§ Aim of the exercise
Beneath this instruction is a listing; print exactly the lines in it starting at the line that contains "b₄ = (33, 18, -27, -33, 15)" and going through the line that contains "Exhibit a dependence relation among e₁ = (27, 18, 6)".

§ Information

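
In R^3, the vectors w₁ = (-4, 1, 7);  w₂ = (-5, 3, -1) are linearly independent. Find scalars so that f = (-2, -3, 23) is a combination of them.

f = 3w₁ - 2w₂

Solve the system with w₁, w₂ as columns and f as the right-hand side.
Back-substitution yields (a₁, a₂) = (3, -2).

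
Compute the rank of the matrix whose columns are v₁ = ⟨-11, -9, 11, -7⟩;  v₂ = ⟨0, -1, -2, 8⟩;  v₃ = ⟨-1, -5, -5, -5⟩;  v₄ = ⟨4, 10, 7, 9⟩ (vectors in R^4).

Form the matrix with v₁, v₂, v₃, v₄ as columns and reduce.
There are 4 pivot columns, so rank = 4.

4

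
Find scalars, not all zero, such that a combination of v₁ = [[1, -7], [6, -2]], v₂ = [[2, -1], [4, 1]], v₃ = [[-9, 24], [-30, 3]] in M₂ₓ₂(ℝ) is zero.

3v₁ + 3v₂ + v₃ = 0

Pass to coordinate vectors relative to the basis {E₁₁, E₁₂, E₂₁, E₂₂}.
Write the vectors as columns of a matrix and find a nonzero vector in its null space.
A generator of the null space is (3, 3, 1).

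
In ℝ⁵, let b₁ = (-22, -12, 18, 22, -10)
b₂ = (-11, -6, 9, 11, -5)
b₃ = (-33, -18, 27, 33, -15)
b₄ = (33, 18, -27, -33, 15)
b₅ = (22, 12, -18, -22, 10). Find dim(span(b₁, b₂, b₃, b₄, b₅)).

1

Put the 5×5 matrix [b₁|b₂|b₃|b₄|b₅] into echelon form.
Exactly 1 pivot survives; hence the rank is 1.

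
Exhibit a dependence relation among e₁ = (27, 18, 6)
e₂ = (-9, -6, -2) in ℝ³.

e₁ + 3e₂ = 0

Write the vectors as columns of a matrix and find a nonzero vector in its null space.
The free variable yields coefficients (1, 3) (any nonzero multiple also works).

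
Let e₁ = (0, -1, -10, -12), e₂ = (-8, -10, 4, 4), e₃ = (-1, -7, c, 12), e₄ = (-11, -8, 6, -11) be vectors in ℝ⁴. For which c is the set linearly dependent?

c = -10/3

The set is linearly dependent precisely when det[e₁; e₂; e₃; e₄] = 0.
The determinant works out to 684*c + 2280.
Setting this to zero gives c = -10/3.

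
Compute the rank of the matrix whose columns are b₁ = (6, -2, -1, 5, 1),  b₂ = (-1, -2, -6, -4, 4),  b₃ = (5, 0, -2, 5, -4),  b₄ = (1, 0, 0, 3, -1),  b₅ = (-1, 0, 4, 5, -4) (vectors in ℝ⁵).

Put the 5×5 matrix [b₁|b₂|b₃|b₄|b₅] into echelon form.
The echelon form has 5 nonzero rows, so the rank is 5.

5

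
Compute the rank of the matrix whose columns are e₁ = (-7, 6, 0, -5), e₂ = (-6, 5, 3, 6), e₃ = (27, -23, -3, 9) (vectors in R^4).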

==

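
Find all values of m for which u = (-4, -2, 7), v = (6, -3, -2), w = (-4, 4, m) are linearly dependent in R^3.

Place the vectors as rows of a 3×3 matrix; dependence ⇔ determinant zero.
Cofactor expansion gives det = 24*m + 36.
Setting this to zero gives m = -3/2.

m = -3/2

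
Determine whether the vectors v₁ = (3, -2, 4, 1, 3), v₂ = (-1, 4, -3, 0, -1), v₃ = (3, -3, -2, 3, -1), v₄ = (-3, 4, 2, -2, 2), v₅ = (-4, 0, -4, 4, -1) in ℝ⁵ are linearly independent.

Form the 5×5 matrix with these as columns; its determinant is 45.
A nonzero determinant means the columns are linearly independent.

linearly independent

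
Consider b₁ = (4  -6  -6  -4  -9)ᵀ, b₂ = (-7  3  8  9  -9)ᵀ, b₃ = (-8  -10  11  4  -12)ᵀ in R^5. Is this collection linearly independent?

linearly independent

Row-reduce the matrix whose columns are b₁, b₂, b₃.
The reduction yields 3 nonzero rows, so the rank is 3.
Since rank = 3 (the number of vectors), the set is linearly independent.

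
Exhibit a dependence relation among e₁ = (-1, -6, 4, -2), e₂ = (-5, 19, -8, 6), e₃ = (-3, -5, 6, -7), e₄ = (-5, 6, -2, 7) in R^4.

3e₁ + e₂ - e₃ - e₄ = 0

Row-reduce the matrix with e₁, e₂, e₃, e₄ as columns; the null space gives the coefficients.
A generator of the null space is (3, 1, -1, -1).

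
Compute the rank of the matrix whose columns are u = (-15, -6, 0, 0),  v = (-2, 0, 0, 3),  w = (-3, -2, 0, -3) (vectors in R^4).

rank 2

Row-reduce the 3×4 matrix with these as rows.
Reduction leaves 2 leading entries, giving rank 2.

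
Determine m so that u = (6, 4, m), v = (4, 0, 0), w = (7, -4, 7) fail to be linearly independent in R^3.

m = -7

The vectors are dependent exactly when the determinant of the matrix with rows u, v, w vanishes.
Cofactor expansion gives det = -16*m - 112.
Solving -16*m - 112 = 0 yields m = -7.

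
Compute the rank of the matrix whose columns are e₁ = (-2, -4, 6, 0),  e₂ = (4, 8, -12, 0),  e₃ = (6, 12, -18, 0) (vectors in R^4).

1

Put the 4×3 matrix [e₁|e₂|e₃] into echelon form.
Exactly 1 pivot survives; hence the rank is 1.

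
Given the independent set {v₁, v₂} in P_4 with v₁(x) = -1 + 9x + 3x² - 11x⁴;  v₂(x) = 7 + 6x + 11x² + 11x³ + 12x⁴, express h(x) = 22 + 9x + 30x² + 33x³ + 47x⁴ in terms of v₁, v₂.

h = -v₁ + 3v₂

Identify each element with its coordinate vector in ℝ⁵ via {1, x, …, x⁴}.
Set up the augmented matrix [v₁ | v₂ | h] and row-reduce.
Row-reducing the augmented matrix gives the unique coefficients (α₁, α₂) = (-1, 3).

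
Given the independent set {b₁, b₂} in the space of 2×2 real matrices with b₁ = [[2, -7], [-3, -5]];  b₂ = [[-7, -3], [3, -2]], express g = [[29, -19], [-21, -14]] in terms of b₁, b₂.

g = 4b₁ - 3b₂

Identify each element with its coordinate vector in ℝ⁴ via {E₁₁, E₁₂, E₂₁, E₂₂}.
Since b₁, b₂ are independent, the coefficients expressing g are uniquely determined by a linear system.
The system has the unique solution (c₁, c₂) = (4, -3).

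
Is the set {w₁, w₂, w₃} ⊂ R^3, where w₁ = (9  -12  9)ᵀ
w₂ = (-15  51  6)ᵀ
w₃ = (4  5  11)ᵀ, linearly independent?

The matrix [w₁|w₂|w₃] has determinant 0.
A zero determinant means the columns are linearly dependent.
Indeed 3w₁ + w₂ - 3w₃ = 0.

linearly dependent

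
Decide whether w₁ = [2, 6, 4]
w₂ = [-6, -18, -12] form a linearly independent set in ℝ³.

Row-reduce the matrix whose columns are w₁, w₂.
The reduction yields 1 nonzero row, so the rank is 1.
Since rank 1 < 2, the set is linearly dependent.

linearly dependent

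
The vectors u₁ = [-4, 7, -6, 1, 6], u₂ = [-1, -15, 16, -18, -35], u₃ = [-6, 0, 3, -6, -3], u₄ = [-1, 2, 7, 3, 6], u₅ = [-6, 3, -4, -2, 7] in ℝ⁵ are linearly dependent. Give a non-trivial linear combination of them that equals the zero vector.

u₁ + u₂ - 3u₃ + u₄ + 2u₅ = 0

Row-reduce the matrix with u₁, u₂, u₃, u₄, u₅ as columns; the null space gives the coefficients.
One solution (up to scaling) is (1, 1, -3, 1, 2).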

§ Output
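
b₄ = (33, 18, -27, -33, 15)
b₅ = (22, 12, -18, -22, 10). Find dim(span(b₁, b₂, b₃, b₄, b₅)).

1

Put the 5×5 matrix [b₁|b₂|b₃|b₄|b₅] into echelon form.
Exactly 1 pivot survives; hence the rank is 1.

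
Exhibit a dependence relation among e₁ = (27, 18, 6)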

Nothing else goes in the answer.